(Exercise materials begins)
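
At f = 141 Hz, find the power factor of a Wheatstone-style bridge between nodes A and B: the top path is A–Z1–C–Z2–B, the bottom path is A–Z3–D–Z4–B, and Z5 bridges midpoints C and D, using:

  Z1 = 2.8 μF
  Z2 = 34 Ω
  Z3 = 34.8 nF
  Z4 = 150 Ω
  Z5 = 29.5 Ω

Step 1 — Angular frequency: ω = 2π·f = 2π·141 = 885.9 rad/s.
Step 2 — Component impedances:
  Z1: Z = 1/(jωC) = -j/(ω·C) = 0 - j403.1 Ω
  Z2: Z = R = 34 Ω
  Z3: Z = 1/(jωC) = -j/(ω·C) = 0 - j3.244e+04 Ω
  Z4: Z = R = 150 Ω
  Z5: Z = R = 29.5 Ω
Step 3 — Bridge requires nodal analysis (the Z5 bridge couples midpoints C and D, so the two paths cannot be reduced to a simple series/parallel combination). Setting node B to ground and injecting 1 A at node A, the 3-node admittance system at A, C, D solves to V_A = Z_AB = 28.47 - j398.2 Ω = 399.2∠-85.9° Ω.
Step 4 — Power factor: PF = cos(φ) = Re(Z)/|Z| = 28.474/399.2 = 0.07133.
Step 5 — Type: Im(Z) = -398.2 ⇒ leading (phase φ = -85.9°).

PF = 0.07133 (leading, φ = -85.9°)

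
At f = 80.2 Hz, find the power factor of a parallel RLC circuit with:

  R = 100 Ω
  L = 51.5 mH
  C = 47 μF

Step 1 — Angular frequency: ω = 2π·f = 2π·80.2 = 503.9 rad/s.
Step 2 — Component impedances:
  R: Z = R = 100 Ω
  L: Z = jωL = j·503.9·0.0515 = 0 + j25.95 Ω
  C: Z = 1/(jωC) = -j/(ω·C) = 0 - j42.22 Ω
Step 3 — Parallel combination: 1/Z_total = 1/R + 1/L + 1/C; Z_total = 31.2 + j46.33 Ω = 55.86∠56.0° Ω.
Step 4 — Power factor: PF = cos(φ) = Re(Z)/|Z| = 31.2/55.857 = 0.5586.
Step 5 — Type: Im(Z) = 46.33 ⇒ lagging (phase φ = 56.0°).

PF = 0.5586 (lagging, φ = 56.0°)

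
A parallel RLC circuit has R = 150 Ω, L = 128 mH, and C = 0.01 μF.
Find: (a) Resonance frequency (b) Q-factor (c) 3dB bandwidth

Step 1 — Resonance: ω₀ = 1/√(LC) = 1/√(0.128·1e-08) = 2.795e+04 rad/s.
Step 2 — f₀ = ω₀/(2π) = 4449 Hz.
Step 3 — Parallel Q: Q = R/(ω₀L) = 150/(2.795e+04·0.128) = 0.04193.
Step 4 — Bandwidth: Δω = ω₀/Q = 6.667e+05 rad/s; BW = Δω/(2π) = 1.061e+05 Hz.

(a) f₀ = 4449 Hz  (b) Q = 0.04193  (c) BW = 1.061e+05 Hz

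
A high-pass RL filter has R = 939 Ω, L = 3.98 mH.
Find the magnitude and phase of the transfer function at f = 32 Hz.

Step 1 — Angular frequency: ω = 2π·32 = 201.1 rad/s.
Step 2 — Transfer function: H(jω) = jωL/(R + jωL).
Step 3 — Numerator jωL = j·0.8002; denominator R + jωL = 939 + j0.8002.
Step 4 — H = 7.263e-07 + j0.0008522.
Step 5 — Magnitude: |H| = 0.0008522 (-61.4 dB); phase: φ = 90.0°.

|H| = 0.0008522 (-61.4 dB), φ = 90.0°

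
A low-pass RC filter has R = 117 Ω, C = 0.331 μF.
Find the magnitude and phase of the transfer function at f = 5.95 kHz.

Step 1 — Angular frequency: ω = 2π·5950 = 3.738e+04 rad/s.
Step 2 — Transfer function: H(jω) = 1/(1 + jωRC).
Step 3 — Denominator: 1 + jωRC = 1 + j·3.738e+04·117·3.31e-07 = 1 + j1.448.
Step 4 — H = 0.323 - j0.4676.
Step 5 — Magnitude: |H| = 0.5683 (-4.9 dB); phase: φ = -55.4°.

|H| = 0.5683 (-4.9 dB), φ = -55.4°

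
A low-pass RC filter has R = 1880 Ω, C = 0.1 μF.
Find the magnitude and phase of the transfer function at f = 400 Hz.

Step 1 — Angular frequency: ω = 2π·400 = 2513 rad/s.
Step 2 — Transfer function: H(jω) = 1/(1 + jωRC).
Step 3 — Denominator: 1 + jωRC = 1 + j·2513·1880·1e-07 = 1 + j0.4725.
Step 4 — H = 0.8175 - j0.3863.
Step 5 — Magnitude: |H| = 0.9042 (-0.9 dB); phase: φ = -25.3°.

|H| = 0.9042 (-0.9 dB), φ = -25.3°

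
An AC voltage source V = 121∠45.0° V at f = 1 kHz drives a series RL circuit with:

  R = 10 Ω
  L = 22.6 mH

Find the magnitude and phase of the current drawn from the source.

Step 1 — Angular frequency: ω = 2π·f = 2π·1000 = 6283 rad/s.
Step 2 — Component impedances:
  R: Z = R = 10 Ω
  L: Z = jωL = j·6283·0.0226 = 0 + j142 Ω
Step 3 — Series combination: Z_total = R + L = 10 + j142 Ω = 142.4∠86.0° Ω.
Step 4 — Source phasor: V = 121∠45.0° V = 85.56 + j85.56 V.
Step 5 — Ohm's law: I = V / Z_total = (85.56 + j85.56) / (10 + j142) = 0.6418 - j0.5573 A.
Step 6 — Convert to polar: |I| = 0.85 A, ∠I = -41.0°.

I = 0.85∠-41.0° A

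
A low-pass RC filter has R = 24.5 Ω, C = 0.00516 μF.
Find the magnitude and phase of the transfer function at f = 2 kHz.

Step 1 — Angular frequency: ω = 2π·2000 = 1.257e+04 rad/s.
Step 2 — Transfer function: H(jω) = 1/(1 + jωRC).
Step 3 — Denominator: 1 + jωRC = 1 + j·1.257e+04·24.5·5.16e-09 = 1 + j0.001589.
Step 4 — H = 1 - j0.001589.
Step 5 — Magnitude: |H| = 1 (-0.0 dB); phase: φ = -0.1°.

|H| = 1 (-0.0 dB), φ = -0.1°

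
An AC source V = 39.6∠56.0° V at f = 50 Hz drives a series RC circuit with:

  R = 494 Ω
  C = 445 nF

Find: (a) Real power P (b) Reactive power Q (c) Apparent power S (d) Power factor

Step 1 — Angular frequency: ω = 2π·f = 2π·50 = 314.2 rad/s.
Step 2 — Component impedances:
  R: Z = R = 494 Ω
  C: Z = 1/(jωC) = -j/(ω·C) = 0 - j7153 Ω
Step 3 — Series combination: Z_total = R + C = 494 - j7153 Ω = 7170∠-86.0° Ω.
Step 4 — Source phasor: V = 39.6∠56.0° V = 22.14 + j32.83 V.
Step 5 — Current: I = V / Z = -0.004355 + j0.003397 A = 0.005523∠142.0° A.
Step 6 — Complex power: S = V·I* = 0.01507 - j0.2182 VA.
Step 7 — Real power: P = Re(S) = 0.01507 W.
Step 8 — Reactive power: Q = Im(S) = -0.2182 VAR.
Step 9 — Apparent power: |S| = 0.2187 VA.
Step 10 — Power factor: PF = P/|S| = 0.0689 (leading).

(a) P = 0.01507 W  (b) Q = -0.2182 VAR  (c) S = 0.2187 VA  (d) PF = 0.0689 (leading)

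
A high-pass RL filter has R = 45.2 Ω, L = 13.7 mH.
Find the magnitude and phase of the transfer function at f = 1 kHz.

Step 1 — Angular frequency: ω = 2π·1000 = 6283 rad/s.
Step 2 — Transfer function: H(jω) = jωL/(R + jωL).
Step 3 — Numerator jωL = j·86.08; denominator R + jωL = 45.2 + j86.08.
Step 4 — H = 0.7839 + j0.4116.
Step 5 — Magnitude: |H| = 0.8854 (-1.1 dB); phase: φ = 27.7°.

|H| = 0.8854 (-1.1 dB), φ = 27.7°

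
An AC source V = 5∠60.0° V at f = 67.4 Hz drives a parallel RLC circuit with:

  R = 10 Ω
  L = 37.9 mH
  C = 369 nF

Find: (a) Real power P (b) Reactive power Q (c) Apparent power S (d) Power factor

Step 1 — Angular frequency: ω = 2π·f = 2π·67.4 = 423.5 rad/s.
Step 2 — Component impedances:
  R: Z = R = 10 Ω
  L: Z = jωL = j·423.5·0.0379 = 0 + j16.05 Ω
  C: Z = 1/(jωC) = -j/(ω·C) = 0 - j6399 Ω
Step 3 — Parallel combination: 1/Z_total = 1/R + 1/L + 1/C; Z_total = 7.214 + j4.483 Ω = 8.493∠31.9° Ω.
Step 4 — Source phasor: V = 5∠60.0° V = 2.5 + j4.33 V.
Step 5 — Current: I = V / Z = 0.5191 + j0.2776 A = 0.5887∠28.1° A.
Step 6 — Complex power: S = V·I* = 2.5 + j1.554 VA.
Step 7 — Real power: P = Re(S) = 2.5 W.
Step 8 — Reactive power: Q = Im(S) = 1.554 VAR.
Step 9 — Apparent power: |S| = 2.943 VA.
Step 10 — Power factor: PF = P/|S| = 0.8493 (lagging).

(a) P = 2.5 W  (b) Q = 1.554 VAR  (c) S = 2.943 VA  (d) PF = 0.8493 (lagging)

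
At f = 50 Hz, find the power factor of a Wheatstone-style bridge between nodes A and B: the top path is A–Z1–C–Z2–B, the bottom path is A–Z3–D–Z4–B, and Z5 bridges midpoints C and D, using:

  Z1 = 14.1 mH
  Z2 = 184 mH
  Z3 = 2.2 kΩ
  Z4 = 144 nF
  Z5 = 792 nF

Step 1 — Angular frequency: ω = 2π·f = 2π·50 = 314.2 rad/s.
Step 2 — Component impedances:
  Z1: Z = jωL = j·314.2·0.0141 = 0 + j4.43 Ω
  Z2: Z = jωL = j·314.2·0.184 = 0 + j57.81 Ω
  Z3: Z = R = 2200 Ω
  Z4: Z = 1/(jωC) = -j/(ω·C) = 0 - j2.21e+04 Ω
  Z5: Z = 1/(jωC) = -j/(ω·C) = 0 - j4019 Ω
Step 3 — Bridge requires nodal analysis (the Z5 bridge couples midpoints C and D, so the two paths cannot be reduced to a simple series/parallel combination). Setting node B to ground and injecting 1 A at node A, the 3-node admittance system at A, C, D solves to V_A = Z_AB = 0.02393 + j62.4 Ω = 62.4∠90.0° Ω.
Step 4 — Power factor: PF = cos(φ) = Re(Z)/|Z| = 0.02393/62.4 = 0.0003835.
Step 5 — Type: Im(Z) = 62.4 ⇒ lagging (phase φ = 90.0°).

PF = 0.0003835 (lagging, φ = 90.0°)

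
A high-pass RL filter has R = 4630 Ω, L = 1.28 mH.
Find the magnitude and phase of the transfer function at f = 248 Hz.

Step 1 — Angular frequency: ω = 2π·248 = 1558 rad/s.
Step 2 — Transfer function: H(jω) = jωL/(R + jωL).
Step 3 — Numerator jωL = j·1.995; denominator R + jωL = 4630 + j1.995.
Step 4 — H = 1.856e-07 + j0.0004308.
Step 5 — Magnitude: |H| = 0.0004308 (-67.3 dB); phase: φ = 90.0°.

|H| = 0.0004308 (-67.3 dB), φ = 90.0°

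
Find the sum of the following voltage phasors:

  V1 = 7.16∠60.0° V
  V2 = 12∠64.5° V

Step 1 — Convert each phasor to rectangular form:
  V1 = 7.16·(cos(60.0°) + j·sin(60.0°)) = 3.58 + j6.201 V
  V2 = 12·(cos(64.5°) + j·sin(64.5°)) = 5.166 + j10.83 V
Step 2 — Sum components: V_total = 8.746 + j17.03 V.
Step 3 — Convert to polar: |V_total| = 19.15 V, ∠V_total = 62.8°.

V_total = 19.15∠62.8° V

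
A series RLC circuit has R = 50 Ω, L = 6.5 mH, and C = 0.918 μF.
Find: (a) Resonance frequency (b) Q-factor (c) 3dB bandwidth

Step 1 — Resonance: ω₀ = 1/√(LC) = 1/√(0.0065·9.18e-07) = 1.295e+04 rad/s.
Step 2 — f₀ = ω₀/(2π) = 2060 Hz.
Step 3 — Series Q: Q = ω₀L/R = 1.295e+04·0.0065/50 = 1.683.
Step 4 — Bandwidth: Δω = ω₀/Q = 7692 rad/s; BW = Δω/(2π) = 1224 Hz.

(a) f₀ = 2060 Hz  (b) Q = 1.683  (c) BW = 1224 Hz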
(Exercise materials ends)
■ The problem
Write out exactly the lines between the start of the entries and the line containing "A high-pass RL filter has R = 939", including that line and the first one.

■ Your response
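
At f = 141 Hz, find the power factor of a Wheatstone-style bridge between nodes A and B: the top path is A–Z1–C–Z2–B, the bottom path is A–Z3–D–Z4–B, and Z5 bridges midpoints C and D, using:

  Z1 = 2.8 μF
  Z2 = 34 Ω
  Z3 = 34.8 nF
  Z4 = 150 Ω
  Z5 = 29.5 Ω

Step 1 — Angular frequency: ω = 2π·f = 2π·141 = 885.9 rad/s.
Step 2 — Component impedances:
  Z1: Z = 1/(jωC) = -j/(ω·C) = 0 - j403.1 Ω
  Z2: Z = R = 34 Ω
  Z3: Z = 1/(jωC) = -j/(ω·C) = 0 - j3.244e+04 Ω
  Z4: Z = R = 150 Ω
  Z5: Z = R = 29.5 Ω
Step 3 — Bridge requires nodal analysis (the Z5 bridge couples midpoints C and D, so the two paths cannot be reduced to a simple series/parallel combination). Setting node B to ground and injecting 1 A at node A, the 3-node admittance system at A, C, D solves to V_A = Z_AB = 28.47 - j398.2 Ω = 399.2∠-85.9° Ω.
Step 4 — Power factor: PF = cos(φ) = Re(Z)/|Z| = 28.474/399.2 = 0.07133.
Step 5 — Type: Im(Z) = -398.2 ⇒ leading (phase φ = -85.9°).

PF = 0.07133 (leading, φ = -85.9°)

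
At f = 80.2 Hz, find the power factor of a parallel RLC circuit with:

  R = 100 Ω
  L = 51.5 mH
  C = 47 μF

Step 1 — Angular frequency: ω = 2π·f = 2π·80.2 = 503.9 rad/s.
Step 2 — Component impedances:
  R: Z = R = 100 Ω
  L: Z = jωL = j·503.9·0.0515 = 0 + j25.95 Ω
  C: Z = 1/(jωC) = -j/(ω·C) = 0 - j42.22 Ω
Step 3 — Parallel combination: 1/Z_total = 1/R + 1/L + 1/C; Z_total = 31.2 + j46.33 Ω = 55.86∠56.0° Ω.
Step 4 — Power factor: PF = cos(φ) = Re(Z)/|Z| = 31.2/55.857 = 0.5586.
Step 5 — Type: Im(Z) = 46.33 ⇒ lagging (phase φ = 56.0°).

PF = 0.5586 (lagging, φ = 56.0°)

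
A parallel RLC circuit has R = 150 Ω, L = 128 mH, and C = 0.01 μF.
Find: (a) Resonance frequency (b) Q-factor (c) 3dB bandwidth

Step 1 — Resonance: ω₀ = 1/√(LC) = 1/√(0.128·1e-08) = 2.795e+04 rad/s.
Step 2 — f₀ = ω₀/(2π) = 4449 Hz.
Step 3 — Parallel Q: Q = R/(ω₀L) = 150/(2.795e+04·0.128) = 0.04193.
Step 4 — Bandwidth: Δω = ω₀/Q = 6.667e+05 rad/s; BW = Δω/(2π) = 1.061e+05 Hz.

(a) f₀ = 4449 Hz  (b) Q = 0.04193  (c) BW = 1.061e+05 Hz

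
A high-pass RL filter has R = 939 Ω, L = 3.98 mH.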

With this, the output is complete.